Every line of the data that includes "Simplify" should be copied out.

══ PROVIDED DATA

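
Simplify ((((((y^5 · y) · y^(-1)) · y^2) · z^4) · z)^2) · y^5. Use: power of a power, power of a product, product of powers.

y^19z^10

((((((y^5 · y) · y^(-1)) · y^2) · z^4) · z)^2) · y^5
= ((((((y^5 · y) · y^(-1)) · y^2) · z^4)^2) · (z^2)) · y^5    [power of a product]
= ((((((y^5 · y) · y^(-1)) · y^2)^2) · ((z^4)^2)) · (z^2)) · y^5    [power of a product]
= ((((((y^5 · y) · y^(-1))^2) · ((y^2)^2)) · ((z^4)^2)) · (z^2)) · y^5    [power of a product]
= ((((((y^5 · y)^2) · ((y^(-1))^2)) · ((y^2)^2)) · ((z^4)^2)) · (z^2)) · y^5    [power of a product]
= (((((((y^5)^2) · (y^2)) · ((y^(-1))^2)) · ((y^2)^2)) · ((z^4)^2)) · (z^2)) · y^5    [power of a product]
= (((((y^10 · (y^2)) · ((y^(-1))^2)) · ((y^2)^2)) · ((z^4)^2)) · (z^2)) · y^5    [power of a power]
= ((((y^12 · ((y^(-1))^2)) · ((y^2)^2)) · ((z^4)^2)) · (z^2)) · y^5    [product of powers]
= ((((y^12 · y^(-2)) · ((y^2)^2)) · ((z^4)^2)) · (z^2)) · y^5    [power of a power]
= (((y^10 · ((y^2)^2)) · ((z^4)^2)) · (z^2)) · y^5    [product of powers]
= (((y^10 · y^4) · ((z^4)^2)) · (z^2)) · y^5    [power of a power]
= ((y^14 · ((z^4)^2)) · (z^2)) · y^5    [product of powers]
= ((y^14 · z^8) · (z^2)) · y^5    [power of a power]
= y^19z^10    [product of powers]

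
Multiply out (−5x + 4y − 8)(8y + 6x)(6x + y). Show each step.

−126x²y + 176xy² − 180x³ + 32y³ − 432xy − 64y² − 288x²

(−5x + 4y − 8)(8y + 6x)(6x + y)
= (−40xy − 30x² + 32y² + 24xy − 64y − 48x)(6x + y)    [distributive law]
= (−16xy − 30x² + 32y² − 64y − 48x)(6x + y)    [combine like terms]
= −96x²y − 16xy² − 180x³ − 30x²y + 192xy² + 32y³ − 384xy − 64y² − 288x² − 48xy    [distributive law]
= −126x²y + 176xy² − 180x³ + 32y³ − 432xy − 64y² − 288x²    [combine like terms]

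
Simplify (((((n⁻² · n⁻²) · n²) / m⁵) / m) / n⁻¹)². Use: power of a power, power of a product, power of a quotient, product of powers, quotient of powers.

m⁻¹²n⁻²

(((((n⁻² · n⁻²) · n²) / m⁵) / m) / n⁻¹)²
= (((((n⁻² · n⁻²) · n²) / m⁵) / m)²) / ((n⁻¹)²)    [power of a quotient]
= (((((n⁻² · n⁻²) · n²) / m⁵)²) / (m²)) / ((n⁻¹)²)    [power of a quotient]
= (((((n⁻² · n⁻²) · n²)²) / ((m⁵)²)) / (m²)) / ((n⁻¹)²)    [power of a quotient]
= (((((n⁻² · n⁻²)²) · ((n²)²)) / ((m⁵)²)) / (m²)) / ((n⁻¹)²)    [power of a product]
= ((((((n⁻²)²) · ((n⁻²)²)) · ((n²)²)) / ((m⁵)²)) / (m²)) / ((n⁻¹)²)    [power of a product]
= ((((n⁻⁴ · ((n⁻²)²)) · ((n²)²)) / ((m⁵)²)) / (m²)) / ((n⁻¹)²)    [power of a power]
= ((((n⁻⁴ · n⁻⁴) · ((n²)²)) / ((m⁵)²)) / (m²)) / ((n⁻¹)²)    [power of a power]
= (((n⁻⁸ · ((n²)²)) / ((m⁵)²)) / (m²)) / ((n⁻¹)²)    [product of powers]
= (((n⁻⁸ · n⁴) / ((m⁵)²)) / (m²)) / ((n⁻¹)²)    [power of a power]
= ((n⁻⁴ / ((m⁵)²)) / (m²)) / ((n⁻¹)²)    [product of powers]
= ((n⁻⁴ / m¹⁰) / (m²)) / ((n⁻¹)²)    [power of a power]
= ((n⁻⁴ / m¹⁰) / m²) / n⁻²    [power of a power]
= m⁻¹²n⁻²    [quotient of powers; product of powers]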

════

> OUTPUT FOR THIS TASK
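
Simplify ((((((y^5 · y) · y^(-1)) · y^2) · z^4) · z)^2) · y^5. Use: power of a power, power of a product, product of powers.
Simplify (((((n⁻² · n⁻²) · n²) / m⁵) / m) / n⁻¹)². Use: power of a power, power of a product, power of a quotient, product of powers, quotient of powers.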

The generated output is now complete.